[PROBLEM TO WORK ON]:
Below are the records. Retype exactly the lines between the lines holding "A history is" and "at time 18, J by T2 completes 68", inclusive.

[Collection entries]:

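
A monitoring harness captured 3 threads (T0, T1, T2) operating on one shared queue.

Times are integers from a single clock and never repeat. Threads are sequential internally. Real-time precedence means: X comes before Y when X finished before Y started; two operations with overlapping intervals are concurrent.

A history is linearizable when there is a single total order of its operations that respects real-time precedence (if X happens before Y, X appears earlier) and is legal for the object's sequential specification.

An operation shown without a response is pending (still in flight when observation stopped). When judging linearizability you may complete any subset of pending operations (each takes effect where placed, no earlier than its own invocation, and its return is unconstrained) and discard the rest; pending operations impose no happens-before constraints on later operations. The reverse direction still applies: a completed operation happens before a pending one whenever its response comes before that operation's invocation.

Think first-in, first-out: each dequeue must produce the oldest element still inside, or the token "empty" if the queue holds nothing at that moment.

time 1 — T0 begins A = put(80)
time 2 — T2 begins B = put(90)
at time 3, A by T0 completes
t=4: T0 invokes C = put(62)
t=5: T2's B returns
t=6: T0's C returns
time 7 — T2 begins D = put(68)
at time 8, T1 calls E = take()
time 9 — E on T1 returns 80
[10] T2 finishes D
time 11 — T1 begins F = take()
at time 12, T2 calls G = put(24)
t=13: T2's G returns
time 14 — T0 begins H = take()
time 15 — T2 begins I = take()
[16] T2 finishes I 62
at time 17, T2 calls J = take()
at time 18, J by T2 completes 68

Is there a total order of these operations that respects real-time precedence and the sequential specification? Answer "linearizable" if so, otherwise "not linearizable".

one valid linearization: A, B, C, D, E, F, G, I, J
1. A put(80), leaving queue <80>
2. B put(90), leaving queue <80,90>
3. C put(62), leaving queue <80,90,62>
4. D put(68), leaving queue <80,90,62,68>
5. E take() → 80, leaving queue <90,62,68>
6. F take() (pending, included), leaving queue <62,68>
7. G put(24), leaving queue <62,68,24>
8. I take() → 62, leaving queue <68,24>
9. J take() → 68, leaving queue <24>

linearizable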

* * *

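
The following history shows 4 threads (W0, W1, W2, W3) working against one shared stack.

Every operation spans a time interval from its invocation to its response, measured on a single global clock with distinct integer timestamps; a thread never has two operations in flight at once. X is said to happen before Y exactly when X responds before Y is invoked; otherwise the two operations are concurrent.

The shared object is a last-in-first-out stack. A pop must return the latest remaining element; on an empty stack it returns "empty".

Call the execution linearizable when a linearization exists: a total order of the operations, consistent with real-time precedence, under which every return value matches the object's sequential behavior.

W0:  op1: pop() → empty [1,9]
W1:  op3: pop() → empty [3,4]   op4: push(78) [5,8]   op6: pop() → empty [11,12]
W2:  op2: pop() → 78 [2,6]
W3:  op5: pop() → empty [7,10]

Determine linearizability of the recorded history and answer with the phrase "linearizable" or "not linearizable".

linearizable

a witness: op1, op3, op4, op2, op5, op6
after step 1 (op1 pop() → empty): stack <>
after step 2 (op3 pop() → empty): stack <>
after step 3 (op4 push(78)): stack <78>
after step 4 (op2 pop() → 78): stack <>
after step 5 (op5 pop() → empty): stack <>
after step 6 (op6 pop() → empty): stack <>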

==

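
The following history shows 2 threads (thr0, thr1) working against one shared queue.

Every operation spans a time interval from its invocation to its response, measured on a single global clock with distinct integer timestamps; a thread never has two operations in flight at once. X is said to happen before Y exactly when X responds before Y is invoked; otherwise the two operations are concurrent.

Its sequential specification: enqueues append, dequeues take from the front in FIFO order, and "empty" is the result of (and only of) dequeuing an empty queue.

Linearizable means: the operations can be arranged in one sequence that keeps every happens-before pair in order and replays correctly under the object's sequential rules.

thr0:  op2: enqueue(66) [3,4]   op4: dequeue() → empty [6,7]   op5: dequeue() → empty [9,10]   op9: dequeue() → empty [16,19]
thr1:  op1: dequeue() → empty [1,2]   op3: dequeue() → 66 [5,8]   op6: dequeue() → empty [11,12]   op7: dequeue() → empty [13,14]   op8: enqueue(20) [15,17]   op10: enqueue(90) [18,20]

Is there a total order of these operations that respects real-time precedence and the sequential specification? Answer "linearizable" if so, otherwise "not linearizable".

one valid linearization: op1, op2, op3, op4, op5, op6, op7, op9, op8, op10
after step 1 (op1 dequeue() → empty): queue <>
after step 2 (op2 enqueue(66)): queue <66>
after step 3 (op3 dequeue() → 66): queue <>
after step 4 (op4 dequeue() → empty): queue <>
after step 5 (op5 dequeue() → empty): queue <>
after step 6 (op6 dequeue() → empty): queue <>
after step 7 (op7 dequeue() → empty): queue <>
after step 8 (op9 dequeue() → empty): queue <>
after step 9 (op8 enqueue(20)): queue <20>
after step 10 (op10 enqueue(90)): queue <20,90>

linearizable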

[THE ANSWER]:
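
A history is linearizable when there is a single total order of its operations that respects real-time precedence (if X happens before Y, X appears earlier) and is legal for the object's sequential specification.

An operation shown without a response is pending (still in flight when observation stopped). When judging linearizability you may complete any subset of pending operations (each takes effect where placed, no earlier than its own invocation, and its return is unconstrained) and discard the rest; pending operations impose no happens-before constraints on later operations. The reverse direction still applies: a completed operation happens before a pending one whenever its response comes before that operation's invocation.

Think first-in, first-out: each dequeue must produce the oldest element still inside, or the token "empty" if the queue holds nothing at that moment.

time 1 — T0 begins A = put(80)
time 2 — T2 begins B = put(90)
at time 3, A by T0 completes
t=4: T0 invokes C = put(62)
t=5: T2's B returns
t=6: T0's C returns
time 7 — T2 begins D = put(68)
at time 8, T1 calls E = take()
time 9 — E on T1 returns 80
[10] T2 finishes D
time 11 — T1 begins F = take()
at time 12, T2 calls G = put(24)
t=13: T2's G returns
time 14 — T0 begins H = take()
time 15 — T2 begins I = take()
[16] T2 finishes I 62
at time 17, T2 calls J = take()
at time 18, J by T2 completes 68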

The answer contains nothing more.